§ **Instructions for the task**
Return only the tail of the data below, word for word: the line with "A coastal station" and each line after it through the final one.

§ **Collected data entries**
■ ■ ■

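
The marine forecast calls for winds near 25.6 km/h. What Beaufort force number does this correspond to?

25.6 km/h = 7.1 m/s, which is Beaufort 4 (moderate breeze, 5.5–7.9 m/s).

Beaufort force 4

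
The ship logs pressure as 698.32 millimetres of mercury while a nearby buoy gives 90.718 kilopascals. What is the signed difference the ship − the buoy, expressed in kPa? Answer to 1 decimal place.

2.4 kPa

the ship: 698.32 mmHg = 93.102 kPa.
Difference: 93.102 − 90.718 = 2.4 kPa.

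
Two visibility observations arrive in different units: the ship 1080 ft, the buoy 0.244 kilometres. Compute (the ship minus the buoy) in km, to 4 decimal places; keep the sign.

the ship: 1080 ft = 0.329184 km.
Difference: 0.329184 − 0.244000 = 0.0852 km.

0.0852 km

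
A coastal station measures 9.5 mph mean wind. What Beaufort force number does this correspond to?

9.5 mph = 4.2 m/s, which is Beaufort 3 (gentle breeze, 3.4–5.4 m/s).

Beaufort force 3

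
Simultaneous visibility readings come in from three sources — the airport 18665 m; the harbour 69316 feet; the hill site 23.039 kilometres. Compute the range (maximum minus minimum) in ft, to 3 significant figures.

14400 ft

the airport: 18665 m = 61236.88 ft.
the hill site: 23.039 km = 75587.27 ft.
Spread: 75587.27 − 61236.88 = 14400 ft.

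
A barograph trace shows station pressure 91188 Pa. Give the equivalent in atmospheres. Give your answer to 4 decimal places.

0.9000 atm

1 Pa = 9.86923e-06 atm, so 91188 × 9.86923e-06 = 0.9000 atm.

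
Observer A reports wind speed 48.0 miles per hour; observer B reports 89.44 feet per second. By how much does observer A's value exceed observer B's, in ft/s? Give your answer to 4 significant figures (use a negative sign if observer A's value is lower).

observer A: 48.0 mph = 70.4000 ft/s.
Difference: 70.4000 − 89.4400 = -19.04 ft/s.

-19.04 ft/s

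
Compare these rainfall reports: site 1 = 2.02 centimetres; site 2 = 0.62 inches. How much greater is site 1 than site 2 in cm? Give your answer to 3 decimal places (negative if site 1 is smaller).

0.445 cm

site 2: 0.62 in = 1.57480 cm.
Difference: 2.02000 − 1.57480 = 0.445 cm.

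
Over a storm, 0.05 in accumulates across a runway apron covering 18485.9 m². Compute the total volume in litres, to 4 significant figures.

23480 litres

Depth: 0.05 in × 25.4 = 1.27 mm.
1 mm over 1 m² is 1 L, so volume = 1.27 × 18485.9 = 23477.093 L ≈ 23480 L.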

■ ■ ■

§ **Solved exercise**
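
A coastal station measures 9.5 mph mean wind. What Beaufort force number does this correspond to?

9.5 mph = 4.2 m/s, which is Beaufort 3 (gentle breeze, 3.4–5.4 m/s).

Beaufort force 3

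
Simultaneous visibility readings come in from three sources — the airport 18665 m; the harbour 69316 feet; the hill site 23.039 kilometres. Compute the range (maximum minus minimum) in ft, to 3 significant figures.

14400 ft

the airport: 18665 m = 61236.88 ft.
the hill site: 23.039 km = 75587.27 ft.
Spread: 75587.27 − 61236.88 = 14400 ft.

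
A barograph trace shows station pressure 91188 Pa. Give the equivalent in atmospheres. Give your answer to 4 decimal places.

0.9000 atm

1 Pa = 9.86923e-06 atm, so 91188 × 9.86923e-06 = 0.9000 atm.

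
Observer A reports wind speed 48.0 miles per hour; observer B reports 89.44 feet per second. By how much does observer A's value exceed observer B's, in ft/s? Give your answer to 4 significant figures (use a negative sign if observer A's value is lower).

observer A: 48.0 mph = 70.4000 ft/s.
Difference: 70.4000 − 89.4400 = -19.04 ft/s.

-19.04 ft/s

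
Compare these rainfall reports: site 1 = 2.02 centimetres; site 2 = 0.62 inches. How much greater is site 1 than site 2 in cm? Give your answer to 3 decimal places (negative if site 1 is smaller).

0.445 cm

site 2: 0.62 in = 1.57480 cm.
Difference: 2.02000 − 1.57480 = 0.445 cm.

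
Over a storm, 0.05 in accumulates across a runway apron covering 18485.9 m². Compute the total volume in litres, to 4 significant figures.

23480 litres

Depth: 0.05 in × 25.4 = 1.27 mm.
1 mm over 1 m² is 1 L, so volume = 1.27 × 18485.9 = 23477.093 L ≈ 23480 L.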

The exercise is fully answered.